Start of Block
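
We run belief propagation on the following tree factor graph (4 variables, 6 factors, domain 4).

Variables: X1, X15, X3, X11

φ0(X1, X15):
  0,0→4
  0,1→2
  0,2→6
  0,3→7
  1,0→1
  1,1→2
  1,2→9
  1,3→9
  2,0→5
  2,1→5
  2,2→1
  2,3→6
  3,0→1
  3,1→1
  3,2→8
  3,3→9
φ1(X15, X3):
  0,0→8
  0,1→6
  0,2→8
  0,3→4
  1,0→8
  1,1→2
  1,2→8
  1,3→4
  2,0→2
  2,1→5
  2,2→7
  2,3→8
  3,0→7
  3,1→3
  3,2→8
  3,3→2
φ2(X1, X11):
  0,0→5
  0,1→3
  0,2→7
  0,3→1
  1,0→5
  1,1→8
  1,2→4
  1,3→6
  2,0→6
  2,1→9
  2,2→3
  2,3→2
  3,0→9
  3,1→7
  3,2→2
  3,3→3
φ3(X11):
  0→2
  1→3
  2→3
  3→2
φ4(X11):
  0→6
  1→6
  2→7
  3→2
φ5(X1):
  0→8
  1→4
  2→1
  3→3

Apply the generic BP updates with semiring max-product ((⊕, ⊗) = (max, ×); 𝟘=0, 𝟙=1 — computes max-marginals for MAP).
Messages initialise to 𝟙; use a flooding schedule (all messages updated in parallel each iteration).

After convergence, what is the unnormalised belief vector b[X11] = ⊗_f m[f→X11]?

b[X11] = [26880, 41472, 65856, 6912]

init: all messages = 𝟙 over 4 values
r1 m[φ0→X1] = [7, 9, 6, 9]
r1 m[φ0→X15] = [5, 5, 9, 9]
r1 m[φ1→X15] = [8, 8, 8, 8]
r1 m[φ1→X3] = [8, 6, 8, 8]
r1 m[φ2→X1] = [7, 8, 9, 9]
r1 m[φ2→X11] = [9, 9, 7, 6]
r1 m[φ3→X11] = [2, 3, 3, 2]
r1 m[φ4→X11] = [6, 6, 7, 2]
r1 m[φ5→X1] = [8, 4, 1, 3]
r1 m[X1→φ0] = [1, 1, 1, 1]
r1 m[X1→φ2] = [1, 1, 1, 1]
r1 m[X1→φ5] = [1, 1, 1, 1]
r1 m[X15→φ0] = [1, 1, 1, 1]
r1 m[X15→φ1] = [1, 1, 1, 1]
r1 m[X3→φ1] = [1, 1, 1, 1]
r1 m[X11→φ2] = [1, 1, 1, 1]
r1 m[X11→φ3] = [1, 1, 1, 1]
r1 m[X11→φ4] = [1, 1, 1, 1]
r2 m[φ0→X1] = [7, 9, 6, 9]
r2 m[φ0→X15] = [5, 5, 9, 9]
r2 m[φ1→X15] = [8, 8, 8, 8]
r2 m[φ1→X3] = [8, 6, 8, 8]
r2 m[φ2→X1] = [7, 8, 9, 9]
r2 m[φ2→X11] = [9, 9, 7, 6]
r2 m[φ3→X11] = [2, 3, 3, 2]
r2 m[φ4→X11] = [6, 6, 7, 2]
r2 m[φ5→X1] = [8, 4, 1, 3]
r2 m[X1→φ0] = [56, 32, 9, 27]
r2 m[X1→φ2] = [56, 36, 6, 27]
r2 m[X1→φ5] = [49, 72, 54, 81]
r2 m[X15→φ0] = [8, 8, 8, 8]
r2 m[X15→φ1] = [5, 5, 9, 9]
r2 m[X3→φ1] = [1, 1, 1, 1]
r2 m[X11→φ2] = [12, 18, 21, 4]
r2 m[X11→φ3] = [54, 54, 49, 12]
r2 m[X11→φ4] = [18, 27, 21, 12]
r3 m[φ0→X1] = [56, 72, 48, 72]
r3 m[φ0→X15] = [224, 112, 336, 392]
r3 m[φ1→X15] = [8, 8, 8, 8]
r3 m[φ1→X3] = [63, 45, 72, 72]
r3 m[φ2→X1] = [147, 144, 162, 126]
r3 m[φ2→X11] = [280, 288, 392, 216]
r3 m[φ3→X11] = [2, 3, 3, 2]
r3 m[φ4→X11] = [6, 6, 7, 2]
r3 m[φ5→X1] = [8, 4, 1, 3]
r3 m[X1→φ0] = [56, 32, 9, 27]
r3 m[X1→φ2] = [56, 36, 6, 27]
r3 m[X1→φ5] = [49, 72, 54, 81]
r3 m[X15→φ0] = [8, 8, 8, 8]
r3 m[X15→φ1] = [5, 5, 9, 9]
r3 m[X3→φ1] = [1, 1, 1, 1]
r3 m[X11→φ2] = [12, 18, 21, 4]
r3 m[X11→φ3] = [54, 54, 49, 12]
r3 m[X11→φ4] = [18, 27, 21, 12]
r4 m[φ0→X1] = [56, 72, 48, 72]
r4 m[φ0→X15] = [224, 112, 336, 392]
r4 m[φ1→X15] = [8, 8, 8, 8]
r4 m[φ1→X3] = [63, 45, 72, 72]
r4 m[φ2→X1] = [147, 144, 162, 126]
r4 m[φ2→X11] = [280, 288, 392, 216]
r4 m[φ3→X11] = [2, 3, 3, 2]
r4 m[φ4→X11] = [6, 6, 7, 2]
r4 m[φ5→X1] = [8, 4, 1, 3]
r4 m[X1→φ0] = [1176, 576, 162, 378]
r4 m[X1→φ2] = [448, 288, 48, 216]
r4 m[X1→φ5] = [8232, 10368, 7776, 9072]
r4 m[X15→φ0] = [8, 8, 8, 8]
r4 m[X15→φ1] = [224, 112, 336, 392]
r4 m[X3→φ1] = [1, 1, 1, 1]
r4 m[X11→φ2] = [12, 18, 21, 4]
r4 m[X11→φ3] = [1680, 1728, 2744, 432]
r4 m[X11→φ4] = [560, 864, 1176, 432]
r5 m[φ0→X1] = [56, 72, 48, 72]
r5 m[φ0→X15] = [4704, 2352, 7056, 8232]
r5 m[φ1→X15] = [8, 8, 8, 8]
r5 m[φ1→X3] = [2744, 1680, 3136, 2688]
r5 m[φ2→X1] = [147, 144, 162, 126]
r5 m[φ2→X11] = [2240, 2304, 3136, 1728]
r5 m[φ3→X11] = [2, 3, 3, 2]
r5 m[φ4→X11] = [6, 6, 7, 2]
r5 m[φ5→X1] = [8, 4, 1, 3]
r5 m[X1→φ0] = [1176, 576, 162, 378]
r5 m[X1→φ2] = [448, 288, 48, 216]
r5 m[X1→φ5] = [8232, 10368, 7776, 9072]
r5 m[X15→φ0] = [8, 8, 8, 8]
r5 m[X15→φ1] = [224, 112, 336, 392]
r5 m[X3→φ1] = [1, 1, 1, 1]
r5 m[X11→φ2] = [12, 18, 21, 4]
r5 m[X11→φ3] = [1680, 1728, 2744, 432]
r5 m[X11→φ4] = [560, 864, 1176, 432]
r6 m[φ0→X1] = [56, 72, 48, 72]
r6 m[φ0→X15] = [4704, 2352, 7056, 8232]
r6 m[φ1→X15] = [8, 8, 8, 8]
r6 m[φ1→X3] = [2744, 1680, 3136, 2688]
r6 m[φ2→X1] = [147, 144, 162, 126]
r6 m[φ2→X11] = [2240, 2304, 3136, 1728]
r6 m[φ3→X11] = [2, 3, 3, 2]
r6 m[φ4→X11] = [6, 6, 7, 2]
r6 m[φ5→X1] = [8, 4, 1, 3]
r6 m[X1→φ0] = [1176, 576, 162, 378]
r6 m[X1→φ2] = [448, 288, 48, 216]
r6 m[X1→φ5] = [8232, 10368, 7776, 9072]
r6 m[X15→φ0] = [8, 8, 8, 8]
r6 m[X15→φ1] = [4704, 2352, 7056, 8232]
r6 m[X3→φ1] = [1, 1, 1, 1]
r6 m[X11→φ2] = [12, 18, 21, 4]
r6 m[X11→φ3] = [13440, 13824, 21952, 3456]
r6 m[X11→φ4] = [4480, 6912, 9408, 3456]
r7 m[φ0→X1] = [56, 72, 48, 72]
r7 m[φ0→X15] = [4704, 2352, 7056, 8232]
r7 m[φ1→X15] = [8, 8, 8, 8]
r7 m[φ1→X3] = [57624, 35280, 65856, 56448]
r7 m[φ2→X1] = [147, 144, 162, 126]
r7 m[φ2→X11] = [2240, 2304, 3136, 1728]
r7 m[φ3→X11] = [2, 3, 3, 2]
r7 m[φ4→X11] = [6, 6, 7, 2]
r7 m[φ5→X1] = [8, 4, 1, 3]
r7 m[X1→φ0] = [1176, 576, 162, 378]
r7 m[X1→φ2] = [448, 288, 48, 216]
r7 m[X1→φ5] = [8232, 10368, 7776, 9072]
r7 m[X15→φ0] = [8, 8, 8, 8]
r7 m[X15→φ1] = [4704, 2352, 7056, 8232]
r7 m[X3→φ1] = [1, 1, 1, 1]
r7 m[X11→φ2] = [12, 18, 21, 4]
r7 m[X11→φ3] = [13440, 13824, 21952, 3456]
r7 m[X11→φ4] = [4480, 6912, 9408, 3456]
r8 m[φ0→X1] = [56, 72, 48, 72]
r8 m[φ0→X15] = [4704, 2352, 7056, 8232]
r8 m[φ1→X15] = [8, 8, 8, 8]
r8 m[φ1→X3] = [57624, 35280, 65856, 56448]
r8 m[φ2→X1] = [147, 144, 162, 126]
r8 m[φ2→X11] = [2240, 2304, 3136, 1728]
r8 m[φ3→X11] = [2, 3, 3, 2]
r8 m[φ4→X11] = [6, 6, 7, 2]
r8 m[φ5→X1] = [8, 4, 1, 3]
r8 m[X1→φ0] = [1176, 576, 162, 378]
r8 m[X1→φ2] = [448, 288, 48, 216]
r8 m[X1→φ5] = [8232, 10368, 7776, 9072]
r8 m[X15→φ0] = [8, 8, 8, 8]
r8 m[X15→φ1] = [4704, 2352, 7056, 8232]
r8 m[X3→φ1] = [1, 1, 1, 1]
r8 m[X11→φ2] = [12, 18, 21, 4]
r8 m[X11→φ3] = [13440, 13824, 21952, 3456]
r8 m[X11→φ4] = [4480, 6912, 9408, 3456]
fixed point reached at round 8
b[X11] = ⊗ incoming = [26880, 41472, 65856, 6912]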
End of Block
From the listing above, repeat exactly the lines starting at the line that includes "Apply the generic" and ending at the line that includes "Messages initialise to", with nothing outside that span.

▸ **Response**
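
Apply the generic BP updates with semiring max-product ((⊕, ⊗) = (max, ×); 𝟘=0, 𝟙=1 — computes max-marginals for MAP).
Messages initialise to 𝟙; use a flooding schedule (all messages updated in parallel each iteration).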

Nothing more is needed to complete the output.